DATA PROVIDED:
■ ■ ■ ■ ■ ■ ■

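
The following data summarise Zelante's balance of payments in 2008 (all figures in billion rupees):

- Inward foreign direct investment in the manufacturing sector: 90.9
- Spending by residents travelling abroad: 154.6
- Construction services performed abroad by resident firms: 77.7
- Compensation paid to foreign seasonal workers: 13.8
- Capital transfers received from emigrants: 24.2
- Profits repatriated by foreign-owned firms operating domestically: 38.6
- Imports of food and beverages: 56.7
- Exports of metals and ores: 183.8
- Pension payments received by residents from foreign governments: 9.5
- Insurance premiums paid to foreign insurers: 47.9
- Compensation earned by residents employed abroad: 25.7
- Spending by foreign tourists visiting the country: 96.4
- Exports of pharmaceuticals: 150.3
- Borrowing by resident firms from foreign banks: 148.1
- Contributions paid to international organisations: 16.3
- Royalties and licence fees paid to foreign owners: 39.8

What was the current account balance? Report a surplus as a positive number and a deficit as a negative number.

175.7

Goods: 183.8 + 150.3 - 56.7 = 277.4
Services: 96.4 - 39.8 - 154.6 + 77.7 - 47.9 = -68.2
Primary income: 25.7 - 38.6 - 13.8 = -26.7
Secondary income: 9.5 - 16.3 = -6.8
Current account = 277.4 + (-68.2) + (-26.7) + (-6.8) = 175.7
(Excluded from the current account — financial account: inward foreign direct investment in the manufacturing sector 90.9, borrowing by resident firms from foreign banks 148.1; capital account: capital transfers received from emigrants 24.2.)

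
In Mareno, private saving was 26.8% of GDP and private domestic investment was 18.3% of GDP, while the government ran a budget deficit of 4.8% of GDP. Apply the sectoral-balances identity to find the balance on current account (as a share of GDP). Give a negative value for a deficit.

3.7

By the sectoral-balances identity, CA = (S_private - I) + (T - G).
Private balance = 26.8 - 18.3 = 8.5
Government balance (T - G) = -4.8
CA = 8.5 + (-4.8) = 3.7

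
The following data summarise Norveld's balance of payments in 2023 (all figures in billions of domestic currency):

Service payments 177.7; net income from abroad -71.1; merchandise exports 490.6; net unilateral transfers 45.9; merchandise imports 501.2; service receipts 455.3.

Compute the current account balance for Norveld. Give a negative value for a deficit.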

■ ■ ■ ■ ■ ■ ■

WHAT YOU NEED TO DO:
Throughout the data above, copy all lines where the word "abroad" is found.

ANSWER AREA:
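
- Spending by residents travelling abroad: 154.6
- Construction services performed abroad by resident firms: 77.7
- Compensation earned by residents employed abroad: 25.7
Service payments 177.7; net income from abroad -71.1; merchandise exports 490.6; net unilateral transfers 45.9; merchandise imports 501.2; service receipts 455.3.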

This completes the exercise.